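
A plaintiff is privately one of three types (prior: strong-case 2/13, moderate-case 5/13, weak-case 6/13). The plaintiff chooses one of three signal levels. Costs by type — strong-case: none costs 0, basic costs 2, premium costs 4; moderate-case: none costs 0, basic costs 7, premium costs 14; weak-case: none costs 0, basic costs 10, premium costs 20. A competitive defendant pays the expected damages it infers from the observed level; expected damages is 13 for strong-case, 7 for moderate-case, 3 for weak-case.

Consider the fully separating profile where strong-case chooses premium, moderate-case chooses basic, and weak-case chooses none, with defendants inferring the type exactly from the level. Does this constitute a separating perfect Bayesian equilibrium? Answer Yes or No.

Separating settlements: premium → 13, basic → 7, none → 3.
strong-case (assigned premium): none: 3 − 0 = 3; basic: 7 − 2 = 5; premium: 13 − 4 = 9. strong-case stays.
moderate-case (assigned basic): none: 3 − 0 = 3; basic: 7 − 7 = 0; premium: 13 − 14 = -1. moderate-case prefers none.
weak-case (assigned none): none: 3 − 0 = 3; basic: 7 − 10 = -3; premium: 13 − 20 = -7. weak-case stays.
At least one type deviates; the separating profile fails.

No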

▬▬▬

» DESCRIPTION OF THE TASK
Every line from the one with "Consider the fully" to the end of the records above should be returned exactly, and no other lines.

» ANSWER TO THIS EXERCISE
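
Consider the fully separating profile where strong-case chooses premium, moderate-case chooses basic, and weak-case chooses none, with defendants inferring the type exactly from the level. Does this constitute a separating perfect Bayesian equilibrium? Answer Yes or No.

Separating settlements: premium → 13, basic → 7, none → 3.
strong-case (assigned premium): none: 3 − 0 = 3; basic: 7 − 2 = 5; premium: 13 − 4 = 9. strong-case stays.
moderate-case (assigned basic): none: 3 − 0 = 3; basic: 7 − 7 = 0; premium: 13 − 14 = -1. moderate-case prefers none.
weak-case (assigned none): none: 3 − 0 = 3; basic: 7 − 10 = -3; premium: 13 − 20 = -7. weak-case stays.
At least one type deviates; the separating profile fails.

No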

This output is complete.